Where the material below has a line containing "What is (385", start repeating exactly, and keep going through the line containing "Answer: 588", with no other lines.
== Segment start ==
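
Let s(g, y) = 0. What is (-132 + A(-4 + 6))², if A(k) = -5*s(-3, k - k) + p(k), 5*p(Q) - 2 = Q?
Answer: 430336/25 ≈ 17213.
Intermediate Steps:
p(Q) = ⅖ + Q/5
A(k) = ⅖ + k/5 (A(k) = -5*0 + (⅖ + k/5) = 0 + (⅖ + k/5) = ⅖ + k/5)
(-132 + A(-4 + 6))² = (-132 + (⅖ + (-4 + 6)/5))² = (-132 + (⅖ + (⅕)*2))² = (-132 + (⅖ + ⅖))² = (-132 + ⅘)² = (-656/5)² = 430336/25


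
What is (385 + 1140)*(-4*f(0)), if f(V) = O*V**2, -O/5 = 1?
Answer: 0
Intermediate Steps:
O = -5 (O = -5*1 = -5)
f(V) = -5*V**2
(385 + 1140)*(-4*f(0)) = (385 + 1140)*(-(-20)*0**2) = 1525*(-(-20)*0) = 1525*(-4*0) = 1525*0 = 0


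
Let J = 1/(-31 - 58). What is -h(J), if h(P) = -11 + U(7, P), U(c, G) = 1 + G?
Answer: 891/89 ≈ 10.011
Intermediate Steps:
J = -1/89 (J = 1/(-89) = -1/89 ≈ -0.011236)
h(P) = -10 + P (h(P) = -11 + (1 + P) = -10 + P)
-h(J) = -(-10 - 1/89) = -1*(-891/89) = 891/89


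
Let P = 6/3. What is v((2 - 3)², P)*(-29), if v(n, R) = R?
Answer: -58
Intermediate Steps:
P = 2 (P = 6*(⅓) = 2)
v((2 - 3)², P)*(-29) = 2*(-29) = -58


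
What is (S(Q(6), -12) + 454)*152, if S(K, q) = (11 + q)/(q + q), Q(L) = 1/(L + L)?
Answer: 207043/3 ≈ 69014.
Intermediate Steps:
Q(L) = 1/(2*L)
S(K, q) = (11 + q)/(2*q) (S(K, q) = (11 + q)/((2*q)) = (11 + q)*(1/(2*q)) = (11 + q)/(2*q))
(S(Q(6), -12) + 454)*152 = ((½)*(11 - 12)/(-12) + 454)*152 = ((½)*(-1/12)*(-1) + 454)*152 = (1/24 + 454)*152 = (10897/24)*152 = 207043/3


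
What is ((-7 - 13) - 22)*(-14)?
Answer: 588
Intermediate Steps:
((-7 - 13) - 22)*(-14) = (-20 - 22)*(-14) = -42*(-14) = 588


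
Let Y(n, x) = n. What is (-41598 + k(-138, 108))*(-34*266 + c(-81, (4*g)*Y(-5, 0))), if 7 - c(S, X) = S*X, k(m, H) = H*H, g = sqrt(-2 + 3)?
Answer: 319006638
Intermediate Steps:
g = 1 (g = sqrt(1) = 1)
k(m, H) = H**2
c(S, X) = 7 - S*X
(-41598 + k(-138, 108))*(-34*266 + c(-81, (4*g)*Y(-5, 0))) = (-41598 + 108**2)*(-34*266 + (7 - 1*(-81)*(4*1)*(-5))) = (-41598 + 11664)*(-9044 + (7 - 1*(-81)*4*(-5))) = -29934*(-9044 + (7 - 1*(-81)*(-20))) = -29934*(-9044 + (7 - 1620)) = -29934*(-9044 - 1613) = -29934*(-10657) = 319006638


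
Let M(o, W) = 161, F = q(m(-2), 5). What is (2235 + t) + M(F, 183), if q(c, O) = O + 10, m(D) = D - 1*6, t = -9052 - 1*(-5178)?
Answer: -1478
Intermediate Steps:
t = -3874 (t = -9052 + 5178 = -3874)
m(D) = -6 + D (m(D) = D - 6 = -6 + D)
q(c, O) = 10 + O
F = 15 (F = 10 + 5 = 15)
(2235 + t) + M(F, 183) = (2235 - 3874) + 161 = -1639 + 161 = -1478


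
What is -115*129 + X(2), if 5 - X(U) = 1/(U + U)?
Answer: -59321/4 ≈ -14830.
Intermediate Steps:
X(U) = 5 - 1/(2*U) (X(U) = 5 - 1/(U + U) = 5 - 1/(2*U))
-115*129 + X(2) = -115*129 + (5 - ½/2) = -14835 + (5 - ½*½) = -14835 + (5 - ¼) = -14835 + 19/4 = -59321/4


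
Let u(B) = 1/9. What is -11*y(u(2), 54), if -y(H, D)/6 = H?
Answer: 22/3 ≈ 7.3333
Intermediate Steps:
u(B) = 1/9
y(H, D) = -6*H
-11*y(u(2), 54) = -(-66)/9 = -11*(-2/3) = 22/3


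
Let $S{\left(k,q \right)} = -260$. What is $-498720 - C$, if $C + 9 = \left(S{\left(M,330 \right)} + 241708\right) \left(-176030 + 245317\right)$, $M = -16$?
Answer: $-16729706287$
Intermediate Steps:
$C = 16729207567$ ($C = -9 + \left(-260 + 241708\right) \left(-176030 + 245317\right) = -9 + 241448 \cdot 69287 = -9 + 16729207576 = 16729207567$)
$-498720 - C = -498720 - 16729207567 = -16729706287$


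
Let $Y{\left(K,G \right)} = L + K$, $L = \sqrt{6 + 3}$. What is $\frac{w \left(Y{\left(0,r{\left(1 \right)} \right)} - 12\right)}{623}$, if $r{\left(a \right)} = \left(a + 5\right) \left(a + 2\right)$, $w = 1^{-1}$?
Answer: $- \frac{9}{623} \approx -0.014446$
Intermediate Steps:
$w = 1$
$L = 3$ ($L = \sqrt{9} = 3$)
$r{\left(a \right)} = \left(2 + a\right) \left(5 + a\right)$ ($r{\left(a \right)} = \left(5 + a\right) \left(2 + a\right) = \left(2 + a\right) \left(5 + a\right)$)
$Y{\left(K,G \right)} = 3 + K$
$\frac{w \left(Y{\left(0,r{\left(1 \right)} \right)} - 12\right)}{623} = \frac{1 \left(\left(3 + 0\right) - 12\right)}{623} = 1 \left(3 - 12\right) \frac{1}{623} = 1 \left(-9\right) \frac{1}{623} = \left(-9\right) \frac{1}{623} = - \frac{9}{623}$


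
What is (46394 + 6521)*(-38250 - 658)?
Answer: -2058816820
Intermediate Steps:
(46394 + 6521)*(-38250 - 658) = 52915*(-38908) = -2058816820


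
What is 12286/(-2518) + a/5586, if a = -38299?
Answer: -82533239/7032774 ≈ -11.736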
== Segment end ==
### Result below
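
What is (385 + 1140)*(-4*f(0)), if f(V) = O*V**2, -O/5 = 1?
Answer: 0
Intermediate Steps:
O = -5 (O = -5*1 = -5)
f(V) = -5*V**2
(385 + 1140)*(-4*f(0)) = (385 + 1140)*(-(-20)*0**2) = 1525*(-(-20)*0) = 1525*(-4*0) = 1525*0 = 0


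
Let J = 1/(-31 - 58). What is -h(J), if h(P) = -11 + U(7, P), U(c, G) = 1 + G?
Answer: 891/89 ≈ 10.011
Intermediate Steps:
J = -1/89 (J = 1/(-89) = -1/89 ≈ -0.011236)
h(P) = -10 + P (h(P) = -11 + (1 + P) = -10 + P)
-h(J) = -(-10 - 1/89) = -1*(-891/89) = 891/89


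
Let P = 6/3. What is v((2 - 3)², P)*(-29), if v(n, R) = R?
Answer: -58
Intermediate Steps:
P = 2 (P = 6*(⅓) = 2)
v((2 - 3)², P)*(-29) = 2*(-29) = -58


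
What is (S(Q(6), -12) + 454)*152, if S(K, q) = (11 + q)/(q + q), Q(L) = 1/(L + L)?
Answer: 207043/3 ≈ 69014.
Intermediate Steps:
Q(L) = 1/(2*L)
S(K, q) = (11 + q)/(2*q) (S(K, q) = (11 + q)/((2*q)) = (11 + q)*(1/(2*q)) = (11 + q)/(2*q))
(S(Q(6), -12) + 454)*152 = ((½)*(11 - 12)/(-12) + 454)*152 = ((½)*(-1/12)*(-1) + 454)*152 = (1/24 + 454)*152 = (10897/24)*152 = 207043/3


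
What is ((-7 - 13) - 22)*(-14)?
Answer: 588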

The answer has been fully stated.